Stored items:
..........

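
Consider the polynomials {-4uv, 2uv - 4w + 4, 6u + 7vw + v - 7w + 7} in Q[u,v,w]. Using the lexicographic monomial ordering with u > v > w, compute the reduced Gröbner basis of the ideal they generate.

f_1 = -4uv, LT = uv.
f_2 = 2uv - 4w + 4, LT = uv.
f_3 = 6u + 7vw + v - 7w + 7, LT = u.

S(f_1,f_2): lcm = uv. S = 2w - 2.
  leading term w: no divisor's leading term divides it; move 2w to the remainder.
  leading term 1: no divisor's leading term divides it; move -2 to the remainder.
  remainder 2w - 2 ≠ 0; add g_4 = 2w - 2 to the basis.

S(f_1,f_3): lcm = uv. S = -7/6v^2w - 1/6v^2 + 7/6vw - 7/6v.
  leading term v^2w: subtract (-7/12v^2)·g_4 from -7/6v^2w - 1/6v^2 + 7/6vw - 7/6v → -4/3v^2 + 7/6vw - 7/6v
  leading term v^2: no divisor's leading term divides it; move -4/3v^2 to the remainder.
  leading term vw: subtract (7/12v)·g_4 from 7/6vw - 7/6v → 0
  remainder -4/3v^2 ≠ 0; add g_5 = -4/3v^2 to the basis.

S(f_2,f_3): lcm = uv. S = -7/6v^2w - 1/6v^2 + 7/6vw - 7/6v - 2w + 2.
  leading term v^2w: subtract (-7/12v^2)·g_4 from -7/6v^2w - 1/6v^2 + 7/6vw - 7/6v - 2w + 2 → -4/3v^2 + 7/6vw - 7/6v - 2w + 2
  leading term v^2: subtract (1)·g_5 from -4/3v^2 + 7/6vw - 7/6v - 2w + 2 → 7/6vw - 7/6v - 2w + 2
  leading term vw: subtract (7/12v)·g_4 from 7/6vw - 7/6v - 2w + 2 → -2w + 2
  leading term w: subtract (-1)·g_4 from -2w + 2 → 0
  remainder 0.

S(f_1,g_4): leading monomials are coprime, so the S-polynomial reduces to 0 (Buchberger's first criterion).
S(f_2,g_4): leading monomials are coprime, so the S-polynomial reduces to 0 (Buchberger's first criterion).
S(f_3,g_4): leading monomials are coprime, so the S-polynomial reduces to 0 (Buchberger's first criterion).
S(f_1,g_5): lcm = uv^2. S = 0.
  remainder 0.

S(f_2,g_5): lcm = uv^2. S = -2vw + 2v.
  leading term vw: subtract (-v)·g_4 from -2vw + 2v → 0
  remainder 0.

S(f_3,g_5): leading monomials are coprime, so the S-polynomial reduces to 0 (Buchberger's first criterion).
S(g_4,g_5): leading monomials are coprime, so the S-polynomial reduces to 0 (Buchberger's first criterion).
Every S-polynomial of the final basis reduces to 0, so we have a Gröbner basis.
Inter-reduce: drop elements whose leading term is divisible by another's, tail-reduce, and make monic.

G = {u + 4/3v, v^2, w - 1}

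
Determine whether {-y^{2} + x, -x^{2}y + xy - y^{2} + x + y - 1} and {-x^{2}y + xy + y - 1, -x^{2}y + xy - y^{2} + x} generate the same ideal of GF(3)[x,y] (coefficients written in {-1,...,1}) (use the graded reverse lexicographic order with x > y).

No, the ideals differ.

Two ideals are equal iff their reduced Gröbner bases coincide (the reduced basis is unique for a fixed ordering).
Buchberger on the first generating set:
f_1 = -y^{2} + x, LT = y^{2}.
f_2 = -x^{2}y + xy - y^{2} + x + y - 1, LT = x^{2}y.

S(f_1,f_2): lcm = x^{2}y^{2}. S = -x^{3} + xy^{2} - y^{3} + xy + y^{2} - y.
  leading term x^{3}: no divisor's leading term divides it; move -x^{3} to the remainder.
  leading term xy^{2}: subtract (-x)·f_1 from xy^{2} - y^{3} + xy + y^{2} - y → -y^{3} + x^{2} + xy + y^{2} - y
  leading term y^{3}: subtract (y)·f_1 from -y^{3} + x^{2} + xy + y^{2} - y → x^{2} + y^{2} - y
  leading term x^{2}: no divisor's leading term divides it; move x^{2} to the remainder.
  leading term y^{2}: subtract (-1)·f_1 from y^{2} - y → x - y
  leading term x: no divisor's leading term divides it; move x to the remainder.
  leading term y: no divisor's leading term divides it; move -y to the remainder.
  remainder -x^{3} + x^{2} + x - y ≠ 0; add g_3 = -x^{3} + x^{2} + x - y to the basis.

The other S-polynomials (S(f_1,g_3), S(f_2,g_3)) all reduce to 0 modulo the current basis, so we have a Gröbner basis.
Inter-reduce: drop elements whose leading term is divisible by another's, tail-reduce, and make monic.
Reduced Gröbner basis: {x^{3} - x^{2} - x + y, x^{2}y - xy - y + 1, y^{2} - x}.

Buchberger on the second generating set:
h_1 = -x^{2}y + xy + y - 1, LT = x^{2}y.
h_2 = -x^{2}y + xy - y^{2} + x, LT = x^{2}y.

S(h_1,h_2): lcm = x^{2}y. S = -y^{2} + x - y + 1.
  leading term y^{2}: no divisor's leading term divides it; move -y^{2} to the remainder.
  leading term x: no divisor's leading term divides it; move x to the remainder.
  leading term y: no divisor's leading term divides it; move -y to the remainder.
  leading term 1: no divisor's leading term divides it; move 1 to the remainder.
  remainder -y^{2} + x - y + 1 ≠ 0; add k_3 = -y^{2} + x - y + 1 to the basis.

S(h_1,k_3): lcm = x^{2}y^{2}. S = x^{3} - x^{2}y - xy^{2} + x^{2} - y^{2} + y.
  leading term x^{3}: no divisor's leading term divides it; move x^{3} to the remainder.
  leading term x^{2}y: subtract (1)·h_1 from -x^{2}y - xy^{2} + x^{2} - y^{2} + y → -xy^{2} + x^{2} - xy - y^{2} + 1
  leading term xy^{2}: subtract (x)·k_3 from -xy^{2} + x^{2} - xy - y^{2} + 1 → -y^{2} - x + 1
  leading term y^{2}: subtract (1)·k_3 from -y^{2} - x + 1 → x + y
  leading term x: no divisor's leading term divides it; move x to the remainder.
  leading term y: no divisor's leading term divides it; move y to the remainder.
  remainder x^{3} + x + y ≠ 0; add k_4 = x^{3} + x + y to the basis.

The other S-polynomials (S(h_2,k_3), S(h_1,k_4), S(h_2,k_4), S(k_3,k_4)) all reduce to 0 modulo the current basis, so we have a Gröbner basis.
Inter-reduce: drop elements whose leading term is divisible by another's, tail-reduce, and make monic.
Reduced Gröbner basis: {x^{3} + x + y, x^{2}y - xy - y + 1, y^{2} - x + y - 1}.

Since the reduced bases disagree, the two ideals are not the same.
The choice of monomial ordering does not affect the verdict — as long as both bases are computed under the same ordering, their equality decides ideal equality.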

..........

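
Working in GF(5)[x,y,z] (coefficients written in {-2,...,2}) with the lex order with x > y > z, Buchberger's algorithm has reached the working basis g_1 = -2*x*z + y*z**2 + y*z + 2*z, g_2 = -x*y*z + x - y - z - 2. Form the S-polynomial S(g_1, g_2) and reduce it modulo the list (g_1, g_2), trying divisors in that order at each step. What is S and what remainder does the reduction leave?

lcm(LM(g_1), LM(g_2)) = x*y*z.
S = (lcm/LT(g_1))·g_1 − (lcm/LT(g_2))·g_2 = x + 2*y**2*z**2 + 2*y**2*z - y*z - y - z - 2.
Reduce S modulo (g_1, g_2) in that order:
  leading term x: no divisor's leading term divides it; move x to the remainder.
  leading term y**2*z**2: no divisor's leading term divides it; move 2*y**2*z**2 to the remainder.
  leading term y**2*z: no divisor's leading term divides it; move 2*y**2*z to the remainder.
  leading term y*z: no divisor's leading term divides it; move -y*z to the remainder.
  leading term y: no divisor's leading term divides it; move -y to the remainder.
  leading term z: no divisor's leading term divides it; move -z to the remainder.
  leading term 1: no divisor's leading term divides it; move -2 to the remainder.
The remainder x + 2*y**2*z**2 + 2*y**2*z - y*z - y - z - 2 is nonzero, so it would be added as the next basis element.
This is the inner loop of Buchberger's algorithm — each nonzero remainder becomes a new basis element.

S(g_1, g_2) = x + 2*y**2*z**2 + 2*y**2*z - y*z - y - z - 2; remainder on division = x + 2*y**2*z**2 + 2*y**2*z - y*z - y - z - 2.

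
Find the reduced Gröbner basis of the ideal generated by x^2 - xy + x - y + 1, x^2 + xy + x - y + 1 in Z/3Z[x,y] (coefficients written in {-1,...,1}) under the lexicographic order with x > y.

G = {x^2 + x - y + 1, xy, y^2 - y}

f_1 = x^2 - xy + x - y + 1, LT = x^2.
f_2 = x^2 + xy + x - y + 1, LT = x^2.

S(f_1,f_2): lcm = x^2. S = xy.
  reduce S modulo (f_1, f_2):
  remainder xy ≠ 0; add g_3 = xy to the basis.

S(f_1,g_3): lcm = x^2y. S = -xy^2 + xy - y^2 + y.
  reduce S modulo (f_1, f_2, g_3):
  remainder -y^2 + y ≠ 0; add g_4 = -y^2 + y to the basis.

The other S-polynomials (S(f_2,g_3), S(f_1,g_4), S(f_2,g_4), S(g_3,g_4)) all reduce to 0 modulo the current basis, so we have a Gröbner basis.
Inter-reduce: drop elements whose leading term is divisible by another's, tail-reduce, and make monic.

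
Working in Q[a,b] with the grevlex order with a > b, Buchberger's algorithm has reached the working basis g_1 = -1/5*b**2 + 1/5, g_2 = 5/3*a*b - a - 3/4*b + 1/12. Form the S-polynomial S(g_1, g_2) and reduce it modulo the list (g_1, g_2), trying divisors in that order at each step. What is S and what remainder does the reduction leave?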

..........

What you should do:
Reproduce the entries above exactly, but only the lines between the line holding "Find the reduced" and the line holding "Working in Q[a,b]", inclusive.

Solution to this task:
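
Find the reduced Gröbner basis of the ideal generated by x^2 - xy + x - y + 1, x^2 + xy + x - y + 1 in Z/3Z[x,y] (coefficients written in {-1,...,1}) under the lexicographic order with x > y.

G = {x^2 + x - y + 1, xy, y^2 - y}

f_1 = x^2 - xy + x - y + 1, LT = x^2.
f_2 = x^2 + xy + x - y + 1, LT = x^2.

S(f_1,f_2): lcm = x^2. S = xy.
  reduce S modulo (f_1, f_2):
  remainder xy ≠ 0; add g_3 = xy to the basis.

S(f_1,g_3): lcm = x^2y. S = -xy^2 + xy - y^2 + y.
  reduce S modulo (f_1, f_2, g_3):
  remainder -y^2 + y ≠ 0; add g_4 = -y^2 + y to the basis.

The other S-polynomials (S(f_2,g_3), S(f_1,g_4), S(f_2,g_4), S(g_3,g_4)) all reduce to 0 modulo the current basis, so we have a Gröbner basis.
Inter-reduce: drop elements whose leading term is divisible by another's, tail-reduce, and make monic.

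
Working in Q[a,b] with the grevlex order with a > b, Buchberger's algorithm has reached the working basis g_1 = -1/5*b**2 + 1/5, g_2 = 5/3*a*b - a - 3/4*b + 1/12. Form the S-polynomial S(g_1, g_2) and reduce it modulo the list (g_1, g_2), trying divisors in that order at each step. What is S and what remainder does the reduction leave?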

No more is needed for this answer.